*AIM OF THE TASK:* Print verbatim the lines of the entries from the one containing "In a stellar" to the last, inclusive, and no others.

(Items listed in a dataset)
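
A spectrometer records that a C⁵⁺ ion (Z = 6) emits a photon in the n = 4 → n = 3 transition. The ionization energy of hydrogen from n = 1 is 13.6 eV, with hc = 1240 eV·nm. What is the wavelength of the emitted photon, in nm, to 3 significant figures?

52.1 nm

For Z = 6 the level energies scale as Z², so the effective Rydberg energy is 13.6 × 36 = 489.6 eV.
ΔE = 489.6 × (1/3² − 1/4²) = 489.6 × 0.04861 = 23.80 eV.
λ = hc/ΔE = 1240 / 23.80 = 52.1 nm.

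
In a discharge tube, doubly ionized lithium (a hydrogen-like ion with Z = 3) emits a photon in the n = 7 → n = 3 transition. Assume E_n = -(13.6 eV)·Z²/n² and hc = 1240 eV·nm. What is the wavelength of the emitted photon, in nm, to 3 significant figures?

112 nm

For Z = 3 the level energies scale as Z², so the effective Rydberg energy is 13.6 × 9 = 122.4 eV.
ΔE = 122.4 × (1/3² − 1/7²) = 122.4 × 0.09070 = 11.10 eV.
λ = hc/ΔE = 1240 / 11.10 = 112 nm.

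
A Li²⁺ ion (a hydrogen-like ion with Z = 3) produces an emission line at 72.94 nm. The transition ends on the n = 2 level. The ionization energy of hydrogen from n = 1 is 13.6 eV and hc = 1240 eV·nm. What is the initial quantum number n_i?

n_i = 3

The photon energy is ΔE = hc/λ = 1240 / 72.94 = 17.00 eV.
With Z = 3, ΔE = 122.4 × (1/n_f² − 1/n_i²), so 1/n_f² − 1/n_i² = 0.1389.
With n_f = 2: 1/n_i² = 1/4 − 0.1389 = 0.1111, so n_i ≈ 3.00.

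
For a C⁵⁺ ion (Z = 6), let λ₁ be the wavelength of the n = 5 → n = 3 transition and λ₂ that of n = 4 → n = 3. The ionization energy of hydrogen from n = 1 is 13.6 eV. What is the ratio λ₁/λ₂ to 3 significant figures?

0.684

λ ∝ 1/ΔE ∝ 1/(1/n_f² − 1/n_i²), and the Z² and hc factors cancel in the ratio.
λ₁/λ₂ = (1/3² − 1/4²)/(1/3² − 1/5²) = 0.04861/0.07111 = 0.684.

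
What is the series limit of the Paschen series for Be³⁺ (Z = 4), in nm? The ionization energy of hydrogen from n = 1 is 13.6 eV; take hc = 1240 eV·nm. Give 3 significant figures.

The Paschen series has lower level n_f = 3; the series limit corresponds to n_i → ∞.
ΔE_max = 13.6 × 16 / 3² = 24.18 eV.
λ_min = 1240 / 24.18 = 51.3 nm.

51.3 nm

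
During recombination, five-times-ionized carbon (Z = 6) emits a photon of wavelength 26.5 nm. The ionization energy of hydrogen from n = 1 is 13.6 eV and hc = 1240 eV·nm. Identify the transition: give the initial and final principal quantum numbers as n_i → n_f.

The photon energy is ΔE = hc/λ = 1240 / 26.5 = 46.79 eV.
With Z = 6, ΔE = 489.6 × (1/n_f² − 1/n_i²), so 1/n_f² − 1/n_i² = 0.09557.
Trying n_f = 3 gives 1/n_i² = 0.01554, i.e. n_i ≈ 8; this pair matches.

n_i = 8, n_f = 3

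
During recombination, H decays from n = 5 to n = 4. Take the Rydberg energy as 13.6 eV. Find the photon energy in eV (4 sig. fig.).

0.3060 eV

E_5 = −13.60/25 = −0.5440 eV and E_4 = −13.60/16 = −0.8500 eV.
The photon energy is |E_5 − E_4| = 0.3060 eV.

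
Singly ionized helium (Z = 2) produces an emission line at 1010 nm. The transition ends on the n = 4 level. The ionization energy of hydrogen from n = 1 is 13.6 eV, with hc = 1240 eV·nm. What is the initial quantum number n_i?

n_i = 5

The photon energy is ΔE = hc/λ = 1240 / 1010 = 1.228 eV.
With Z = 2, ΔE = 54.40 × (1/n_f² − 1/n_i²), so 1/n_f² − 1/n_i² = 0.02257.
With n_f = 4: 1/n_i² = 1/16 − 0.02257 = 0.03993, so n_i ≈ 5.00.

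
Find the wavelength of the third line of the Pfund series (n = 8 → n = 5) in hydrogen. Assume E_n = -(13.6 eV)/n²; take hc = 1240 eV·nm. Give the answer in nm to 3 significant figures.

3740 nm

The Pfund series terminates on n_f = 5; the third line has n_i = 5+3 = 8.
ΔE = 13.60 × (1/5² − 1/8²) = 0.3315 eV.
λ = 1240 / 0.3315 = 3740 nm.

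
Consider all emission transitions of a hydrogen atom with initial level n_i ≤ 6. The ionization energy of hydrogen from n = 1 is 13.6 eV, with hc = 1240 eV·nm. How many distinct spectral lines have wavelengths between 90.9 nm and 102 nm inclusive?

Enumerate all n_i → n_f pairs with 1 ≤ n_f < n_i ≤ 6 and compute λ = 1240 / [13.6·1·(1/n_f² − 1/n_i²)].
Lines falling in [90.9, 102] nm: 6→1 (93.78 nm), 5→1 (94.98 nm), 4→1 (97.25 nm).

3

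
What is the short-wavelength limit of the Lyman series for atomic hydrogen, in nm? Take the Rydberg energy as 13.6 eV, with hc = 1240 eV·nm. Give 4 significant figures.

91.18 nm

The Lyman series has lower level n_f = 1; the series limit corresponds to n_i → ∞.
ΔE_max = 13.6 × 1 / 1² = 13.60 eV.
λ_min = 1240 / 13.60 = 91.18 nm.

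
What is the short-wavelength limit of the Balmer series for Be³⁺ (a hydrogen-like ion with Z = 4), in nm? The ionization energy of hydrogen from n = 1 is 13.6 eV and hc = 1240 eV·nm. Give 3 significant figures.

The Balmer series has lower level n_f = 2; the series limit corresponds to n_i → ∞.
ΔE_max = 13.6 × 16 / 2² = 54.40 eV.
λ_min = 1240 / 54.40 = 22.8 nm.

22.8 nm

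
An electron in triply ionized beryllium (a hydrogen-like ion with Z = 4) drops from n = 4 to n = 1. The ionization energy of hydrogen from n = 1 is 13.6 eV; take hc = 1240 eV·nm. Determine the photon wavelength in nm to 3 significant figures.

6.08 nm

For Z = 4 the level energies scale as Z², so the effective Rydberg energy is 13.6 × 16 = 217.6 eV.
ΔE = 217.6 × (1/1² − 1/4²) = 217.6 × 0.9375 = 204.0 eV.
λ = hc/ΔE = 1240 / 204.0 = 6.08 nm.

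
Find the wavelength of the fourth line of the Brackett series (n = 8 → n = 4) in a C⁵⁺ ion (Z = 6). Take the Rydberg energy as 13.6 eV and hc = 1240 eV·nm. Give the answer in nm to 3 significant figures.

The Brackett series terminates on n_f = 4; the fourth line has n_i = 4+4 = 8.
ΔE = 489.6 × (1/4² − 1/8²) = 22.95 eV.
λ = 1240 / 22.95 = 54.0 nm.

54.0 nm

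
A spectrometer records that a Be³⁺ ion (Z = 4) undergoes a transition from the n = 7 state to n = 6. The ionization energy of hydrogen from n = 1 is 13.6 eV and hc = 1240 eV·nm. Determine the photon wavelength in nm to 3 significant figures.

For Z = 4 the level energies scale as Z², so the effective Rydberg energy is 13.6 × 16 = 217.6 eV.
ΔE = 217.6 × (1/6² − 1/7²) = 217.6 × 0.007370 = 1.604 eV.
λ = hc/ΔE = 1240 / 1.604 = 773 nm.

773 nm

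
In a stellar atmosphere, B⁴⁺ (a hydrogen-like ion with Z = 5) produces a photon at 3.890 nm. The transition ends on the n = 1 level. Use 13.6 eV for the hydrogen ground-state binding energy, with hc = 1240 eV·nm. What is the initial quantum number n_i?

The photon energy is ΔE = hc/λ = 1240 / 3.890 = 318.8 eV.
With Z = 5, ΔE = 340.0 × (1/n_f² − 1/n_i²), so 1/n_f² − 1/n_i² = 0.9375.
With n_f = 1: 1/n_i² = 1/1 − 0.9375 = 0.06245, so n_i ≈ 4.00.

n_i = 4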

*TASK OUTPUT:*
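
In a stellar atmosphere, B⁴⁺ (a hydrogen-like ion with Z = 5) produces a photon at 3.890 nm. The transition ends on the n = 1 level. Use 13.6 eV for the hydrogen ground-state binding energy, with hc = 1240 eV·nm. What is the initial quantum number n_i?

The photon energy is ΔE = hc/λ = 1240 / 3.890 = 318.8 eV.
With Z = 5, ΔE = 340.0 × (1/n_f² − 1/n_i²), so 1/n_f² − 1/n_i² = 0.9375.
With n_f = 1: 1/n_i² = 1/1 − 0.9375 = 0.06245, so n_i ≈ 4.00.

n_i = 4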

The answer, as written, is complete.